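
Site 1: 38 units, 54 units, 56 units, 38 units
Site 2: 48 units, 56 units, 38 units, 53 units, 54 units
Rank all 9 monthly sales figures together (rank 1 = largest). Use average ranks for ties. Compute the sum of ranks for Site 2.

Sorted (descending): 56, 56, 54, 54, 53, 48, 38, 38, 38
The 2 values of 56 occupy positions 1–2 → average rank (1+2)/2 = 1.5.
The 2 values of 54 occupy positions 3–4 → average rank (3+4)/2 = 3.5.
The 3 values of 38 occupy positions 7–9 → average rank 8.
Site 2 values → pooled ranks: 48→6, 56→1.5, 38→8, 53→5, 54→3.5
Rank sum = 6 + 1.5 + 8 + 5 + 3.5 = 24

24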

= = = = = = =

| WHAT THE TASK REQUIRES |
All lines of the records above with the word "units" in them are to be copied.

| OUTPUT |
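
Site 1: 38 units, 54 units, 56 units, 38 units
Site 2: 48 units, 56 units, 38 units, 53 units, 54 units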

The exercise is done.